• TASK DETAILS
Starting at the first entry, print everything through the last exactly.

++++++++++++++++++++

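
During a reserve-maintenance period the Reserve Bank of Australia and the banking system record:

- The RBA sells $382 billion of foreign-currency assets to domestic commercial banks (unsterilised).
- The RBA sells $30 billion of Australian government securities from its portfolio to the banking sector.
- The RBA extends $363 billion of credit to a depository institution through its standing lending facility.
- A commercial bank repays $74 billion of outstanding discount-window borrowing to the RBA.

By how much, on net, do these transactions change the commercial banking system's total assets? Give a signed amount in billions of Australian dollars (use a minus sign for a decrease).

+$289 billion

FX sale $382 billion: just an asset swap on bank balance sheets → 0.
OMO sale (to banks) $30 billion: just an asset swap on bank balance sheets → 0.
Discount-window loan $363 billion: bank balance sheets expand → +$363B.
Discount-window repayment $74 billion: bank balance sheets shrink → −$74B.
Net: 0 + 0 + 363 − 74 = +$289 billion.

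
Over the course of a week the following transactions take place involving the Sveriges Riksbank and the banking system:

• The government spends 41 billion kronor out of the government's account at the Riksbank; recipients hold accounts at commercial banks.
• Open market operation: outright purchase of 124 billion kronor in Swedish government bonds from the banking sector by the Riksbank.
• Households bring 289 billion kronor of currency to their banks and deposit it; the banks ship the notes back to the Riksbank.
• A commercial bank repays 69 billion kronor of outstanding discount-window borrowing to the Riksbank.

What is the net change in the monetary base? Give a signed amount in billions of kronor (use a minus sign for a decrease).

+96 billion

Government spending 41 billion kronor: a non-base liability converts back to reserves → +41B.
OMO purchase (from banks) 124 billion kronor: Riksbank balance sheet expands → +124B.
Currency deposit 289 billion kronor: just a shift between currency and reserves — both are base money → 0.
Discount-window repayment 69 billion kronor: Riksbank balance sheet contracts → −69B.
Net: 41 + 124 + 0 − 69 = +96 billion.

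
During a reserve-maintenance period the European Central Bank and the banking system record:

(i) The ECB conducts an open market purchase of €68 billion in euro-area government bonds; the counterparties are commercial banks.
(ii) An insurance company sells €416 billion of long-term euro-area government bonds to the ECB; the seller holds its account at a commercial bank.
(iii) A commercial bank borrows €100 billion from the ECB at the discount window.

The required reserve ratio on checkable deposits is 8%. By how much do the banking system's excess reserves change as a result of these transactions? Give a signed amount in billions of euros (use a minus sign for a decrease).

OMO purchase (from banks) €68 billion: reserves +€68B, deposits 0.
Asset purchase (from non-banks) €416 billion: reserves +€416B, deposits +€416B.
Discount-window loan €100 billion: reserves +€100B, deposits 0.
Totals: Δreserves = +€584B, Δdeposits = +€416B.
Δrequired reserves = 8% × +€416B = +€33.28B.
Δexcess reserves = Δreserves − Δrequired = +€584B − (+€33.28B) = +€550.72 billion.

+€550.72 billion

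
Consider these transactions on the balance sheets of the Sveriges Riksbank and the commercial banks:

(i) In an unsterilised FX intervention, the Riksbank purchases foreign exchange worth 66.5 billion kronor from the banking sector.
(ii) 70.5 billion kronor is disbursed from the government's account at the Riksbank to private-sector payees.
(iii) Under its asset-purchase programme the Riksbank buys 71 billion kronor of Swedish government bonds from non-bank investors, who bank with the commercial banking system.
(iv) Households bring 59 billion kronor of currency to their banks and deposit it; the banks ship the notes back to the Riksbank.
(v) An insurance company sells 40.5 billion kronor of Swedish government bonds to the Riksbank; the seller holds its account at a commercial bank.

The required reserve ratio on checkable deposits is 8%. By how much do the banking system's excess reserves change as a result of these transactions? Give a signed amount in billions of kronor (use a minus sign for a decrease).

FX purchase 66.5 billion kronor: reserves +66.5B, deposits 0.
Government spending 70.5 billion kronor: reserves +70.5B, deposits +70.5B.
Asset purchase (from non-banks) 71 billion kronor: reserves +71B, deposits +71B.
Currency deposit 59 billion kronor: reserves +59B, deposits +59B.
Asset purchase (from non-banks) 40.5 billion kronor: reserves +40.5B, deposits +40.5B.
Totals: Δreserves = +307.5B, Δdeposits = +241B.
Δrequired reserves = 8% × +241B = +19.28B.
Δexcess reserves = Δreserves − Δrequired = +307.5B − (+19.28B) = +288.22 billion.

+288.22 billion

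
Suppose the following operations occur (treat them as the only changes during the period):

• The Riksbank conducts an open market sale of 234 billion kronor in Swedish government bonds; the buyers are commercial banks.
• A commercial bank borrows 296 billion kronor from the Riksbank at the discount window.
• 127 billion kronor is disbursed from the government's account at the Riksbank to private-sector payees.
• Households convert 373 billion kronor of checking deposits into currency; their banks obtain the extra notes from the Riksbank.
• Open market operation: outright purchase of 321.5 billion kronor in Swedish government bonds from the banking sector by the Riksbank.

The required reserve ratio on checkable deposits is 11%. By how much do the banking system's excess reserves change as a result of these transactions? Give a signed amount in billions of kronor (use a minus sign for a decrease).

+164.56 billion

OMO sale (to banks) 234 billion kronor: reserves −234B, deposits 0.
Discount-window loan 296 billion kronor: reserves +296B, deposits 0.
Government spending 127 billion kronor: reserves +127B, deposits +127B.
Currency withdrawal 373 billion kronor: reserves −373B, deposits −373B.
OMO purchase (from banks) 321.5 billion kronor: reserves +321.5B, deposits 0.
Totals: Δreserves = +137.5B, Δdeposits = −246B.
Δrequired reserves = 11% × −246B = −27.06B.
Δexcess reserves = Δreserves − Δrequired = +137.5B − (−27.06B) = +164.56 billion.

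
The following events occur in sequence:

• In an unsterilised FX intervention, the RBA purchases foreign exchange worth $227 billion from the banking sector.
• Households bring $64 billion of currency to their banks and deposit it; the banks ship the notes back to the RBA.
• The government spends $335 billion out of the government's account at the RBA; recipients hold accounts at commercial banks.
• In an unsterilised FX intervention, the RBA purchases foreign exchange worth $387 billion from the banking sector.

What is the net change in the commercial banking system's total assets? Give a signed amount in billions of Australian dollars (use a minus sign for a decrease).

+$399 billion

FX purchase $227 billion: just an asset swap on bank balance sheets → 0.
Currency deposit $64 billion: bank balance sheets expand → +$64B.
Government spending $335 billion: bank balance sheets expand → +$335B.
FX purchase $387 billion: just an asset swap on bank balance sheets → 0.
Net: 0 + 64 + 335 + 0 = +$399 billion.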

++++++++++++++++++++

• YOUR SOLUTION
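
During a reserve-maintenance period the Reserve Bank of Australia and the banking system record:

- The RBA sells $382 billion of foreign-currency assets to domestic commercial banks (unsterilised).
- The RBA sells $30 billion of Australian government securities from its portfolio to the banking sector.
- The RBA extends $363 billion of credit to a depository institution through its standing lending facility.
- A commercial bank repays $74 billion of outstanding discount-window borrowing to the RBA.

By how much, on net, do these transactions change the commercial banking system's total assets? Give a signed amount in billions of Australian dollars (use a minus sign for a decrease).

+$289 billion

FX sale $382 billion: just an asset swap on bank balance sheets → 0.
OMO sale (to banks) $30 billion: just an asset swap on bank balance sheets → 0.
Discount-window loan $363 billion: bank balance sheets expand → +$363B.
Discount-window repayment $74 billion: bank balance sheets shrink → −$74B.
Net: 0 + 0 + 363 − 74 = +$289 billion.

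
Over the course of a week the following transactions take place involving the Sveriges Riksbank and the banking system:

• The government spends 41 billion kronor out of the government's account at the Riksbank; recipients hold accounts at commercial banks.
• Open market operation: outright purchase of 124 billion kronor in Swedish government bonds from the banking sector by the Riksbank.
• Households bring 289 billion kronor of currency to their banks and deposit it; the banks ship the notes back to the Riksbank.
• A commercial bank repays 69 billion kronor of outstanding discount-window borrowing to the Riksbank.

What is the net change in the monetary base? Give a signed amount in billions of kronor (use a minus sign for a decrease).

+96 billion

Government spending 41 billion kronor: a non-base liability converts back to reserves → +41B.
OMO purchase (from banks) 124 billion kronor: Riksbank balance sheet expands → +124B.
Currency deposit 289 billion kronor: just a shift between currency and reserves — both are base money → 0.
Discount-window repayment 69 billion kronor: Riksbank balance sheet contracts → −69B.
Net: 41 + 124 + 0 − 69 = +96 billion.

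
During a reserve-maintenance period the European Central Bank and the banking system record:

(i) The ECB conducts an open market purchase of €68 billion in euro-area government bonds; the counterparties are commercial banks.
(ii) An insurance company sells €416 billion of long-term euro-area government bonds to the ECB; the seller holds its account at a commercial bank.
(iii) A commercial bank borrows €100 billion from the ECB at the discount window.

The required reserve ratio on checkable deposits is 8%. By how much do the banking system's excess reserves change as a result of these transactions? Give a signed amount in billions of euros (use a minus sign for a decrease).

OMO purchase (from banks) €68 billion: reserves +€68B, deposits 0.
Asset purchase (from non-banks) €416 billion: reserves +€416B, deposits +€416B.
Discount-window loan €100 billion: reserves +€100B, deposits 0.
Totals: Δreserves = +€584B, Δdeposits = +€416B.
Δrequired reserves = 8% × +€416B = +€33.28B.
Δexcess reserves = Δreserves − Δrequired = +€584B − (+€33.28B) = +€550.72 billion.

+€550.72 billion

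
Consider these transactions on the balance sheets of the Sveriges Riksbank and the commercial banks:

(i) In an unsterilised FX intervention, the Riksbank purchases foreign exchange worth 66.5 billion kronor from the banking sector.
(ii) 70.5 billion kronor is disbursed from the government's account at the Riksbank to private-sector payees.
(iii) Under its asset-purchase programme the Riksbank buys 71 billion kronor of Swedish government bonds from non-bank investors, who bank with the commercial banking system.
(iv) Households bring 59 billion kronor of currency to their banks and deposit it; the banks ship the notes back to the Riksbank.
(v) An insurance company sells 40.5 billion kronor of Swedish government bonds to the Riksbank; the seller holds its account at a commercial bank.

The required reserve ratio on checkable deposits is 8%. By how much do the banking system's excess reserves change as a result of these transactions? Give a signed amount in billions of kronor (use a minus sign for a decrease).

FX purchase 66.5 billion kronor: reserves +66.5B, deposits 0.
Government spending 70.5 billion kronor: reserves +70.5B, deposits +70.5B.
Asset purchase (from non-banks) 71 billion kronor: reserves +71B, deposits +71B.
Currency deposit 59 billion kronor: reserves +59B, deposits +59B.
Asset purchase (from non-banks) 40.5 billion kronor: reserves +40.5B, deposits +40.5B.
Totals: Δreserves = +307.5B, Δdeposits = +241B.
Δrequired reserves = 8% × +241B = +19.28B.
Δexcess reserves = Δreserves − Δrequired = +307.5B − (+19.28B) = +288.22 billion.

+288.22 billion

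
Suppose the following operations occur (treat them as the only changes during the period):

• The Riksbank conducts an open market sale of 234 billion kronor in Swedish government bonds; the buyers are commercial banks.
• A commercial bank borrows 296 billion kronor from the Riksbank at the discount window.
• 127 billion kronor is disbursed from the government's account at the Riksbank to private-sector payees.
• Households convert 373 billion kronor of checking deposits into currency; their banks obtain the extra notes from the Riksbank.
• Open market operation: outright purchase of 321.5 billion kronor in Swedish government bonds from the banking sector by the Riksbank.

The required reserve ratio on checkable deposits is 11%. By how much do the banking system's excess reserves change as a result of these transactions? Give a signed amount in billions of kronor (use a minus sign for a decrease).

+164.56 billion

OMO sale (to banks) 234 billion kronor: reserves −234B, deposits 0.
Discount-window loan 296 billion kronor: reserves +296B, deposits 0.
Government spending 127 billion kronor: reserves +127B, deposits +127B.
Currency withdrawal 373 billion kronor: reserves −373B, deposits −373B.
OMO purchase (from banks) 321.5 billion kronor: reserves +321.5B, deposits 0.
Totals: Δreserves = +137.5B, Δdeposits = −246B.
Δrequired reserves = 11% × −246B = −27.06B.
Δexcess reserves = Δreserves − Δrequired = +137.5B − (−27.06B) = +164.56 billion.

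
The following events occur in sequence:

• In an unsterilised FX intervention, the RBA purchases foreign exchange worth $227 billion from the banking sector.
• Households bring $64 billion of currency to their banks and deposit it; the banks ship the notes back to the RBA.
• The government spends $335 billion out of the government's account at the RBA; recipients hold accounts at commercial banks.
• In an unsterilised FX intervention, the RBA purchases foreign exchange worth $387 billion from the banking sector.

What is the net change in the commercial banking system's total assets? Give a signed amount in billions of Australian dollars (use a minus sign for a decrease).

+$399 billion

FX purchase $227 billion: just an asset swap on bank balance sheets → 0.
Currency deposit $64 billion: bank balance sheets expand → +$64B.
Government spending $335 billion: bank balance sheets expand → +$335B.
FX purchase $387 billion: just an asset swap on bank balance sheets → 0.
Net: 0 + 64 + 335 + 0 = +$399 billion.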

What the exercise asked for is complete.